### To do
Whichever lines of the material contain "this", copy each of them.

+ + + +

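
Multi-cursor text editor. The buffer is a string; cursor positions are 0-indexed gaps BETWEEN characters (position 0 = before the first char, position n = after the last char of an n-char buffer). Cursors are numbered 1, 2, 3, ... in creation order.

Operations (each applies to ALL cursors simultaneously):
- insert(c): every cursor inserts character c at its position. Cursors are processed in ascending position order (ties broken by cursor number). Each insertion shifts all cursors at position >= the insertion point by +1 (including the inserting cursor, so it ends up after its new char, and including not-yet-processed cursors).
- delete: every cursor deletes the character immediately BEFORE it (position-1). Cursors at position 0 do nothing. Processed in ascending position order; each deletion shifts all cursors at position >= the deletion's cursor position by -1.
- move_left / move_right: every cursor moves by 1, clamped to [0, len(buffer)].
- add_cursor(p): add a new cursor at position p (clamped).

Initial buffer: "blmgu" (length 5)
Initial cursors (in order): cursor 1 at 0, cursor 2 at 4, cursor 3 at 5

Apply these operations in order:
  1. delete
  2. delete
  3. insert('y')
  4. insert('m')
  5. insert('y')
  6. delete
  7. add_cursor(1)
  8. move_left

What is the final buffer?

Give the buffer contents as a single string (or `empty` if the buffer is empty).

After op 1 (delete): buffer="blm" (len 3), cursors c1@0 c2@3 c3@3, authorship ...
After op 2 (delete): buffer="b" (len 1), cursors c1@0 c2@1 c3@1, authorship .
After op 3 (insert('y')): buffer="ybyy" (len 4), cursors c1@1 c2@4 c3@4, authorship 1.23
After op 4 (insert('m')): buffer="ymbyymm" (len 7), cursors c1@2 c2@7 c3@7, authorship 11.2323
After op 5 (insert('y')): buffer="ymybyymmyy" (len 10), cursors c1@3 c2@10 c3@10, authorship 111.232323
After op 6 (delete): buffer="ymbyymm" (len 7), cursors c1@2 c2@7 c3@7, authorship 11.2323
After op 7 (add_cursor(1)): buffer="ymbyymm" (len 7), cursors c4@1 c1@2 c2@7 c3@7, authorship 11.2323
After op 8 (move_left): buffer="ymbyymm" (len 7), cursors c4@0 c1@1 c2@6 c3@6, authorship 11.2323

Answer: ymbyymm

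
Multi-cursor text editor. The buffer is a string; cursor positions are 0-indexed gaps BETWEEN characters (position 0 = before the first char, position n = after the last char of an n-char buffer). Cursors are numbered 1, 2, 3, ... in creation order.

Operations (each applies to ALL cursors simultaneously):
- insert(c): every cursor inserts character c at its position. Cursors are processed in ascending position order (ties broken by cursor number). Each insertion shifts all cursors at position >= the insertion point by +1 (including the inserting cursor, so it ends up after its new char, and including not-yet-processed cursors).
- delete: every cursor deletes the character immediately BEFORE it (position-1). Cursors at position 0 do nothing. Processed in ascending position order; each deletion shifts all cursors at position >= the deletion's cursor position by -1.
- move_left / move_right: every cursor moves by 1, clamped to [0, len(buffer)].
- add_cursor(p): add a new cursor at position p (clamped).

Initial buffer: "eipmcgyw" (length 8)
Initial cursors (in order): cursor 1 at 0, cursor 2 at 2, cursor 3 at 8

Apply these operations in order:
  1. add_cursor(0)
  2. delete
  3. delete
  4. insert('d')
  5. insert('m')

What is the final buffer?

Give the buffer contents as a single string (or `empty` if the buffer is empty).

After op 1 (add_cursor(0)): buffer="eipmcgyw" (len 8), cursors c1@0 c4@0 c2@2 c3@8, authorship ........
After op 2 (delete): buffer="epmcgy" (len 6), cursors c1@0 c4@0 c2@1 c3@6, authorship ......
After op 3 (delete): buffer="pmcg" (len 4), cursors c1@0 c2@0 c4@0 c3@4, authorship ....
After op 4 (insert('d')): buffer="dddpmcgd" (len 8), cursors c1@3 c2@3 c4@3 c3@8, authorship 124....3
After op 5 (insert('m')): buffer="dddmmmpmcgdm" (len 12), cursors c1@6 c2@6 c4@6 c3@12, authorship 124124....33

Answer: dddmmmpmcgdm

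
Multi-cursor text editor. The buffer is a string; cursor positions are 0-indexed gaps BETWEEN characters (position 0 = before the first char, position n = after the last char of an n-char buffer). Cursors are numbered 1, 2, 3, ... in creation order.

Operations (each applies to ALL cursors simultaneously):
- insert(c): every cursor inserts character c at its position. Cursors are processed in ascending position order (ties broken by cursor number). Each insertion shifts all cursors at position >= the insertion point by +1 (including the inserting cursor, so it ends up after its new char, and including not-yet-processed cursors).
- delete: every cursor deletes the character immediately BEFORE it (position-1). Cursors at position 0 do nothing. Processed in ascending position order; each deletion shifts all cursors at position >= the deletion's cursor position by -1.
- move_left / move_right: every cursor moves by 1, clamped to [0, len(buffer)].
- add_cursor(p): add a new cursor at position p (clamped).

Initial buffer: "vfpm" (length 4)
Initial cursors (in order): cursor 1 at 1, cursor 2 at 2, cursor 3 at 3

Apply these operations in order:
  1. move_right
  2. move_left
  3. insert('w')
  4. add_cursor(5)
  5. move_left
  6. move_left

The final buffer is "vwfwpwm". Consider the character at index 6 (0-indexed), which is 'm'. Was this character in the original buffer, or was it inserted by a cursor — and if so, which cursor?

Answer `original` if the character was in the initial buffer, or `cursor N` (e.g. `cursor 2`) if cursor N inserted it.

Answer: original

Derivation:
After op 1 (move_right): buffer="vfpm" (len 4), cursors c1@2 c2@3 c3@4, authorship ....
After op 2 (move_left): buffer="vfpm" (len 4), cursors c1@1 c2@2 c3@3, authorship ....
After op 3 (insert('w')): buffer="vwfwpwm" (len 7), cursors c1@2 c2@4 c3@6, authorship .1.2.3.
After op 4 (add_cursor(5)): buffer="vwfwpwm" (len 7), cursors c1@2 c2@4 c4@5 c3@6, authorship .1.2.3.
After op 5 (move_left): buffer="vwfwpwm" (len 7), cursors c1@1 c2@3 c4@4 c3@5, authorship .1.2.3.
After op 6 (move_left): buffer="vwfwpwm" (len 7), cursors c1@0 c2@2 c4@3 c3@4, authorship .1.2.3.
Authorship (.=original, N=cursor N): . 1 . 2 . 3 .
Index 6: author = original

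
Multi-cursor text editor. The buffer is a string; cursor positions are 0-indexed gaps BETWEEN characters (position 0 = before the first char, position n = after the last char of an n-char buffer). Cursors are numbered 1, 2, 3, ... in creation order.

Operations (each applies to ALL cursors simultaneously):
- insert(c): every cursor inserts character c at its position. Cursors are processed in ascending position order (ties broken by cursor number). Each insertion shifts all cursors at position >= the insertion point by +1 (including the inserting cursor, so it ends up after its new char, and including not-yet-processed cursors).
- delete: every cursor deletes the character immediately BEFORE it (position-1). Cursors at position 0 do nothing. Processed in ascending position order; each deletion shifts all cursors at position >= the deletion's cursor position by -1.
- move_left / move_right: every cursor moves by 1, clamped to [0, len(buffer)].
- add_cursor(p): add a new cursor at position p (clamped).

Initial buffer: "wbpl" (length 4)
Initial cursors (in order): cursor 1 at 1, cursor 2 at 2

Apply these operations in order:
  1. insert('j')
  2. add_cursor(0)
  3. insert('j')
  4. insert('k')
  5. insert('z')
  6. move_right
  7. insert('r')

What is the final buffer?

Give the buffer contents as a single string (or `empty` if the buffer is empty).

Answer: jkzwrjjkzbrjjkzprl

Derivation:
After op 1 (insert('j')): buffer="wjbjpl" (len 6), cursors c1@2 c2@4, authorship .1.2..
After op 2 (add_cursor(0)): buffer="wjbjpl" (len 6), cursors c3@0 c1@2 c2@4, authorship .1.2..
After op 3 (insert('j')): buffer="jwjjbjjpl" (len 9), cursors c3@1 c1@4 c2@7, authorship 3.11.22..
After op 4 (insert('k')): buffer="jkwjjkbjjkpl" (len 12), cursors c3@2 c1@6 c2@10, authorship 33.111.222..
After op 5 (insert('z')): buffer="jkzwjjkzbjjkzpl" (len 15), cursors c3@3 c1@8 c2@13, authorship 333.1111.2222..
After op 6 (move_right): buffer="jkzwjjkzbjjkzpl" (len 15), cursors c3@4 c1@9 c2@14, authorship 333.1111.2222..
After op 7 (insert('r')): buffer="jkzwrjjkzbrjjkzprl" (len 18), cursors c3@5 c1@11 c2@17, authorship 333.31111.12222.2.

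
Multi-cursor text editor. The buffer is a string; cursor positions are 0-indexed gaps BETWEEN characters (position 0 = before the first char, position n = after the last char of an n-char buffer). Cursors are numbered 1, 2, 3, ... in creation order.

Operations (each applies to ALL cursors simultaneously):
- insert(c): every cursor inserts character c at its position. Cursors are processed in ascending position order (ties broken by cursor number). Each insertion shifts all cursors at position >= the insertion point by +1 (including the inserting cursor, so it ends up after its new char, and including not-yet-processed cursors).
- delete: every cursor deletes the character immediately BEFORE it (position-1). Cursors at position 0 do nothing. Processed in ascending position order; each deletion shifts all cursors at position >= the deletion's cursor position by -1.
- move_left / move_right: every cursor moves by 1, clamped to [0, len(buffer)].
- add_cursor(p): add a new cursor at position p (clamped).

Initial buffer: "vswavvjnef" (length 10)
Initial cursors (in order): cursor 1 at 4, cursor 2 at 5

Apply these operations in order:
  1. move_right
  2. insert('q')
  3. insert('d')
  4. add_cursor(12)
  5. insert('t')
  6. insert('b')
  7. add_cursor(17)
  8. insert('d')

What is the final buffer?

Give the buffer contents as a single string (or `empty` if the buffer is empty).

After op 1 (move_right): buffer="vswavvjnef" (len 10), cursors c1@5 c2@6, authorship ..........
After op 2 (insert('q')): buffer="vswavqvqjnef" (len 12), cursors c1@6 c2@8, authorship .....1.2....
After op 3 (insert('d')): buffer="vswavqdvqdjnef" (len 14), cursors c1@7 c2@10, authorship .....11.22....
After op 4 (add_cursor(12)): buffer="vswavqdvqdjnef" (len 14), cursors c1@7 c2@10 c3@12, authorship .....11.22....
After op 5 (insert('t')): buffer="vswavqdtvqdtjntef" (len 17), cursors c1@8 c2@12 c3@15, authorship .....111.222..3..
After op 6 (insert('b')): buffer="vswavqdtbvqdtbjntbef" (len 20), cursors c1@9 c2@14 c3@18, authorship .....1111.2222..33..
After op 7 (add_cursor(17)): buffer="vswavqdtbvqdtbjntbef" (len 20), cursors c1@9 c2@14 c4@17 c3@18, authorship .....1111.2222..33..
After op 8 (insert('d')): buffer="vswavqdtbdvqdtbdjntdbdef" (len 24), cursors c1@10 c2@16 c4@20 c3@22, authorship .....11111.22222..3433..

Answer: vswavqdtbdvqdtbdjntdbdef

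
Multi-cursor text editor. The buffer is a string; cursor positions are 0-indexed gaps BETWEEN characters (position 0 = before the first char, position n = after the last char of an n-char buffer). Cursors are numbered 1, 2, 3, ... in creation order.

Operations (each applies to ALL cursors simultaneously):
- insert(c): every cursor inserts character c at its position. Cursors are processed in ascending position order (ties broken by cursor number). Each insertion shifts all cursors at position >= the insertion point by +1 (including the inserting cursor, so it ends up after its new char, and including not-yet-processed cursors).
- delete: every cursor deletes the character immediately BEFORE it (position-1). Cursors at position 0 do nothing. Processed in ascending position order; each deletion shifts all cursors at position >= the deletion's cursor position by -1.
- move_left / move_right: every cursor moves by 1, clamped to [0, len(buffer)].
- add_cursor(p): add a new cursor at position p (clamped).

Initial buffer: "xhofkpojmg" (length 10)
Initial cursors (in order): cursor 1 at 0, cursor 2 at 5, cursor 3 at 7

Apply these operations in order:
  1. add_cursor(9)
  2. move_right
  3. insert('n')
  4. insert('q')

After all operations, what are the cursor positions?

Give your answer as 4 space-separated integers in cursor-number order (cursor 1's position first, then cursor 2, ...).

After op 1 (add_cursor(9)): buffer="xhofkpojmg" (len 10), cursors c1@0 c2@5 c3@7 c4@9, authorship ..........
After op 2 (move_right): buffer="xhofkpojmg" (len 10), cursors c1@1 c2@6 c3@8 c4@10, authorship ..........
After op 3 (insert('n')): buffer="xnhofkpnojnmgn" (len 14), cursors c1@2 c2@8 c3@11 c4@14, authorship .1.....2..3..4
After op 4 (insert('q')): buffer="xnqhofkpnqojnqmgnq" (len 18), cursors c1@3 c2@10 c3@14 c4@18, authorship .11.....22..33..44

Answer: 3 10 14 18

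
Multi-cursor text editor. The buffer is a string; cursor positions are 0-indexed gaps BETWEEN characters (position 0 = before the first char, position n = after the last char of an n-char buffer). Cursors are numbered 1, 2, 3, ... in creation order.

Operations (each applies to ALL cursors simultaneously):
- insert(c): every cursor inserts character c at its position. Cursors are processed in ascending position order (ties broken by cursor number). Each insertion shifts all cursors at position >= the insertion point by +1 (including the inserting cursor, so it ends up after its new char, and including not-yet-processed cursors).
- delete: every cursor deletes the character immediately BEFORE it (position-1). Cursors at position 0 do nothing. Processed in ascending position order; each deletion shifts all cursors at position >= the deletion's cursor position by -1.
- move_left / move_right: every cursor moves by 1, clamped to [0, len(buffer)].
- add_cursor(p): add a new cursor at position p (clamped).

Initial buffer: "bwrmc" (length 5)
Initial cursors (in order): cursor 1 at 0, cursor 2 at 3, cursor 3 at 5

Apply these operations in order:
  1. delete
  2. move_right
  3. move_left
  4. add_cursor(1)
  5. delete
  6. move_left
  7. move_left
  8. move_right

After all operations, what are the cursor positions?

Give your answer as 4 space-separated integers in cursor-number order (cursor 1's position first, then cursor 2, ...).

Answer: 1 1 1 1

Derivation:
After op 1 (delete): buffer="bwm" (len 3), cursors c1@0 c2@2 c3@3, authorship ...
After op 2 (move_right): buffer="bwm" (len 3), cursors c1@1 c2@3 c3@3, authorship ...
After op 3 (move_left): buffer="bwm" (len 3), cursors c1@0 c2@2 c3@2, authorship ...
After op 4 (add_cursor(1)): buffer="bwm" (len 3), cursors c1@0 c4@1 c2@2 c3@2, authorship ...
After op 5 (delete): buffer="m" (len 1), cursors c1@0 c2@0 c3@0 c4@0, authorship .
After op 6 (move_left): buffer="m" (len 1), cursors c1@0 c2@0 c3@0 c4@0, authorship .
After op 7 (move_left): buffer="m" (len 1), cursors c1@0 c2@0 c3@0 c4@0, authorship .
After op 8 (move_right): buffer="m" (len 1), cursors c1@1 c2@1 c3@1 c4@1, authorship .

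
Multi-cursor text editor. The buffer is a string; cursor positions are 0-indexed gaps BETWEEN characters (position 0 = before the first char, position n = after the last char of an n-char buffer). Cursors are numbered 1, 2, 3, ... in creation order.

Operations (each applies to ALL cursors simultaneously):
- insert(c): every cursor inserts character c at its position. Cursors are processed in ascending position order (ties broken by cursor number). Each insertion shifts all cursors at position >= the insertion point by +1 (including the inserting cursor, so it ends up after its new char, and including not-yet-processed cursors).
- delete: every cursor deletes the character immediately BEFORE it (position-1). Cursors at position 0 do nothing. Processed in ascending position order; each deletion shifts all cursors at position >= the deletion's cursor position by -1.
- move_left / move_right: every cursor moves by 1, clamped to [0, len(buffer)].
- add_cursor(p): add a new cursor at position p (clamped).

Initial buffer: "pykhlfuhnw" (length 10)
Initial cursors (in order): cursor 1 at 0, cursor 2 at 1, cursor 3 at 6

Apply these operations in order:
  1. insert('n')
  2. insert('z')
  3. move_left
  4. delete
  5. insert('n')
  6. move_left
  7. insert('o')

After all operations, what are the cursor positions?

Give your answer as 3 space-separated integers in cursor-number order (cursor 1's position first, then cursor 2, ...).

After op 1 (insert('n')): buffer="npnykhlfnuhnw" (len 13), cursors c1@1 c2@3 c3@9, authorship 1.2.....3....
After op 2 (insert('z')): buffer="nzpnzykhlfnzuhnw" (len 16), cursors c1@2 c2@5 c3@12, authorship 11.22.....33....
After op 3 (move_left): buffer="nzpnzykhlfnzuhnw" (len 16), cursors c1@1 c2@4 c3@11, authorship 11.22.....33....
After op 4 (delete): buffer="zpzykhlfzuhnw" (len 13), cursors c1@0 c2@2 c3@8, authorship 1.2.....3....
After op 5 (insert('n')): buffer="nzpnzykhlfnzuhnw" (len 16), cursors c1@1 c2@4 c3@11, authorship 11.22.....33....
After op 6 (move_left): buffer="nzpnzykhlfnzuhnw" (len 16), cursors c1@0 c2@3 c3@10, authorship 11.22.....33....
After op 7 (insert('o')): buffer="onzponzykhlfonzuhnw" (len 19), cursors c1@1 c2@5 c3@13, authorship 111.222.....333....

Answer: 1 5 13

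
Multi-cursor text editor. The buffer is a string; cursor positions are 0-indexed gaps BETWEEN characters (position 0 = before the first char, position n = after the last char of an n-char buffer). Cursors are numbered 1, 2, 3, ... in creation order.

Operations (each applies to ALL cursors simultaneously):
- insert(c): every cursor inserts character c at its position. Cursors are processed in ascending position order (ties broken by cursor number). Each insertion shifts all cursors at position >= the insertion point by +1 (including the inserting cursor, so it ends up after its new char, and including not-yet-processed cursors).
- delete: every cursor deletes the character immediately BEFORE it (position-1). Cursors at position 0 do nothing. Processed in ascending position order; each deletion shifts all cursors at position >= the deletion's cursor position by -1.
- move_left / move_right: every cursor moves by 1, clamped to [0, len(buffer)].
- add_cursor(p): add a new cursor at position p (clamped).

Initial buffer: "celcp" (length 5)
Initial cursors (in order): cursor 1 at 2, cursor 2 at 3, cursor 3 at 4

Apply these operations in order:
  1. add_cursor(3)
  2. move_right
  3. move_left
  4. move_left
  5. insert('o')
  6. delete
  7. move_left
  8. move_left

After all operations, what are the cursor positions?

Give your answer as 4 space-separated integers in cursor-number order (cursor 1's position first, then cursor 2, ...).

Answer: 0 0 1 0

Derivation:
After op 1 (add_cursor(3)): buffer="celcp" (len 5), cursors c1@2 c2@3 c4@3 c3@4, authorship .....
After op 2 (move_right): buffer="celcp" (len 5), cursors c1@3 c2@4 c4@4 c3@5, authorship .....
After op 3 (move_left): buffer="celcp" (len 5), cursors c1@2 c2@3 c4@3 c3@4, authorship .....
After op 4 (move_left): buffer="celcp" (len 5), cursors c1@1 c2@2 c4@2 c3@3, authorship .....
After op 5 (insert('o')): buffer="coeoolocp" (len 9), cursors c1@2 c2@5 c4@5 c3@7, authorship .1.24.3..
After op 6 (delete): buffer="celcp" (len 5), cursors c1@1 c2@2 c4@2 c3@3, authorship .....
After op 7 (move_left): buffer="celcp" (len 5), cursors c1@0 c2@1 c4@1 c3@2, authorship .....
After op 8 (move_left): buffer="celcp" (len 5), cursors c1@0 c2@0 c4@0 c3@1, authorship .....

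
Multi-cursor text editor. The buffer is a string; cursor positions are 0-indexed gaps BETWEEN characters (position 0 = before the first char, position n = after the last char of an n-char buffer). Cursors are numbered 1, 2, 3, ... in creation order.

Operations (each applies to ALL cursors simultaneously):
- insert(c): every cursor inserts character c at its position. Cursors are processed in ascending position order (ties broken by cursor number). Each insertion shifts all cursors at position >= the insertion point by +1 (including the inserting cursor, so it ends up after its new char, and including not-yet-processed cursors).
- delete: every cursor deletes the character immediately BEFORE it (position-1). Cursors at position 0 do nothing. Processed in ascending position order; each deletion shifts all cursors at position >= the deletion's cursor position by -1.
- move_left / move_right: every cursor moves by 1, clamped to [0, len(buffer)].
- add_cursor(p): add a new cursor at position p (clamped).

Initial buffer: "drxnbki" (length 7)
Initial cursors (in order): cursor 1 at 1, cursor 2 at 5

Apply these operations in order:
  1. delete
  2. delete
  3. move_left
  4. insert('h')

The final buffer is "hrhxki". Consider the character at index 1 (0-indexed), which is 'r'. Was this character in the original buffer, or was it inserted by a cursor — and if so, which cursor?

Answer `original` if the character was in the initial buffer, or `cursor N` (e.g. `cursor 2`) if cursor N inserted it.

After op 1 (delete): buffer="rxnki" (len 5), cursors c1@0 c2@3, authorship .....
After op 2 (delete): buffer="rxki" (len 4), cursors c1@0 c2@2, authorship ....
After op 3 (move_left): buffer="rxki" (len 4), cursors c1@0 c2@1, authorship ....
After op 4 (insert('h')): buffer="hrhxki" (len 6), cursors c1@1 c2@3, authorship 1.2...
Authorship (.=original, N=cursor N): 1 . 2 . . .
Index 1: author = original

Answer: original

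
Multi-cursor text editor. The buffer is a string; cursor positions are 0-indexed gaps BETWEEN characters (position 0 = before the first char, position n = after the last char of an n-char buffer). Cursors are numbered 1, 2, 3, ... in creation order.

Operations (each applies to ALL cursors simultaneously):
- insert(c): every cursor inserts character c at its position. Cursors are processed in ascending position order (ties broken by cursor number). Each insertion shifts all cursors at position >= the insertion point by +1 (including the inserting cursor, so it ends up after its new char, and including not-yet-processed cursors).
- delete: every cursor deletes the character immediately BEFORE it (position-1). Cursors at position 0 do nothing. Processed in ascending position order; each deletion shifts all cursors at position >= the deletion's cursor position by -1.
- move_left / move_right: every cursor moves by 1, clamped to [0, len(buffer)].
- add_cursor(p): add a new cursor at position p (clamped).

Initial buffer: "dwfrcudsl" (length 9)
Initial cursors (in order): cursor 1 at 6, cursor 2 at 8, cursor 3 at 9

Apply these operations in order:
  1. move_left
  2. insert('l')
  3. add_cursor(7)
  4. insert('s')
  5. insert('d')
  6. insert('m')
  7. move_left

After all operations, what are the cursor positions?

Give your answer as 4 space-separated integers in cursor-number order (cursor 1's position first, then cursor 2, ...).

After op 1 (move_left): buffer="dwfrcudsl" (len 9), cursors c1@5 c2@7 c3@8, authorship .........
After op 2 (insert('l')): buffer="dwfrcludlsll" (len 12), cursors c1@6 c2@9 c3@11, authorship .....1..2.3.
After op 3 (add_cursor(7)): buffer="dwfrcludlsll" (len 12), cursors c1@6 c4@7 c2@9 c3@11, authorship .....1..2.3.
After op 4 (insert('s')): buffer="dwfrclsusdlsslsl" (len 16), cursors c1@7 c4@9 c2@12 c3@15, authorship .....11.4.22.33.
After op 5 (insert('d')): buffer="dwfrclsdusddlsdslsdl" (len 20), cursors c1@8 c4@11 c2@15 c3@19, authorship .....111.44.222.333.
After op 6 (insert('m')): buffer="dwfrclsdmusdmdlsdmslsdml" (len 24), cursors c1@9 c4@13 c2@18 c3@23, authorship .....1111.444.2222.3333.
After op 7 (move_left): buffer="dwfrclsdmusdmdlsdmslsdml" (len 24), cursors c1@8 c4@12 c2@17 c3@22, authorship .....1111.444.2222.3333.

Answer: 8 17 22 12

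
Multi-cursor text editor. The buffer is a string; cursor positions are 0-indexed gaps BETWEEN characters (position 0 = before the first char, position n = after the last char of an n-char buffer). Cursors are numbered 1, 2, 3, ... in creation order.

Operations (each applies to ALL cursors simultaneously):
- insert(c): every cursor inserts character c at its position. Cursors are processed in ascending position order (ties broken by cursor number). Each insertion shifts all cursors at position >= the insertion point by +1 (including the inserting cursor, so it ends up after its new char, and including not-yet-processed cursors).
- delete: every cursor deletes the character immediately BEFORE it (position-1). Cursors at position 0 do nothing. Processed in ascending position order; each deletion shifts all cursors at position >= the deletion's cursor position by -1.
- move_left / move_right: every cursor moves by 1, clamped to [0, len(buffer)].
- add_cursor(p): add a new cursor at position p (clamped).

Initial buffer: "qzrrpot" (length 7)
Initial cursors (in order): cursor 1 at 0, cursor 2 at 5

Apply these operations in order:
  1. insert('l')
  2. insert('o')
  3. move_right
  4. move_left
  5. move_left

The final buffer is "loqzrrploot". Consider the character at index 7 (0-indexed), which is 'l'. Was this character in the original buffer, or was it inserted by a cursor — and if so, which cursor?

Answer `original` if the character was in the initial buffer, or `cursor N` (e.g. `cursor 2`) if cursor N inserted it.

Answer: cursor 2

Derivation:
After op 1 (insert('l')): buffer="lqzrrplot" (len 9), cursors c1@1 c2@7, authorship 1.....2..
After op 2 (insert('o')): buffer="loqzrrploot" (len 11), cursors c1@2 c2@9, authorship 11.....22..
After op 3 (move_right): buffer="loqzrrploot" (len 11), cursors c1@3 c2@10, authorship 11.....22..
After op 4 (move_left): buffer="loqzrrploot" (len 11), cursors c1@2 c2@9, authorship 11.....22..
After op 5 (move_left): buffer="loqzrrploot" (len 11), cursors c1@1 c2@8, authorship 11.....22..
Authorship (.=original, N=cursor N): 1 1 . . . . . 2 2 . .
Index 7: author = 2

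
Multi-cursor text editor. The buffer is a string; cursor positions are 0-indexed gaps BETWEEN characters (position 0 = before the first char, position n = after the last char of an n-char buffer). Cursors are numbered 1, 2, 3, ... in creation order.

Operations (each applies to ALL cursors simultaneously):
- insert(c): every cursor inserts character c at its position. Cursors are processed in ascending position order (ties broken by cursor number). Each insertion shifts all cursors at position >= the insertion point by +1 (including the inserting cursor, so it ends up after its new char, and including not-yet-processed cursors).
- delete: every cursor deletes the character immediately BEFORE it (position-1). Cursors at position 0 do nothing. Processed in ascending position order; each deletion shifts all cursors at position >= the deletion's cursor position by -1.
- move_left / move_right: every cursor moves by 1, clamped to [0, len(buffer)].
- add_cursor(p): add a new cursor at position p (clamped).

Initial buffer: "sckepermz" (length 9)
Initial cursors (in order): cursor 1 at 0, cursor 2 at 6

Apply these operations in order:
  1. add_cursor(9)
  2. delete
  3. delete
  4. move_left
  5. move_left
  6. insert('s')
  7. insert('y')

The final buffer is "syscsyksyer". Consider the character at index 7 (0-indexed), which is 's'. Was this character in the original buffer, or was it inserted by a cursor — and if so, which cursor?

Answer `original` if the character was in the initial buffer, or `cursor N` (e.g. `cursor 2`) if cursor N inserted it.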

+ + + +

### Answer box
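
The final buffer is "vwfwpwm". Consider the character at index 6 (0-indexed), which is 'm'. Was this character in the original buffer, or was it inserted by a cursor — and if so, which cursor?
The final buffer is "hrhxki". Consider the character at index 1 (0-indexed), which is 'r'. Was this character in the original buffer, or was it inserted by a cursor — and if so, which cursor?
The final buffer is "loqzrrploot". Consider the character at index 7 (0-indexed), which is 'l'. Was this character in the original buffer, or was it inserted by a cursor — and if so, which cursor?
The final buffer is "syscsyksyer". Consider the character at index 7 (0-indexed), which is 's'. Was this character in the original buffer, or was it inserted by a cursor — and if so, which cursor?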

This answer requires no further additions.